-- Opening Marker --

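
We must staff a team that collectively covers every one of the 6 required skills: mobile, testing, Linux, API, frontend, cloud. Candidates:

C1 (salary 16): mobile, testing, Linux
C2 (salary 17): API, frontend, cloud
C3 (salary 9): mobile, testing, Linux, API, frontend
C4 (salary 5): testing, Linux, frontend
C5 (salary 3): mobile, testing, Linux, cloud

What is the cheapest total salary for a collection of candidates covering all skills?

C3, C5 cover every skill at salary 9 + 3 = 12.
Any cover uses at least 2 candidates; among all covering selections none totals below 12.

12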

-- Closing Marker --

Whenever a line includes the word "testing", pull it out of the entries.

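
We must staff a team that collectively covers every one of the 6 required skills: mobile, testing, Linux, API, frontend, cloud. Candidates:
C1 (salary 16): mobile, testing, Linux
C3 (salary 9): mobile, testing, Linux, API, frontend
C4 (salary 5): testing, Linux, frontend
C5 (salary 3): mobile, testing, Linux, cloud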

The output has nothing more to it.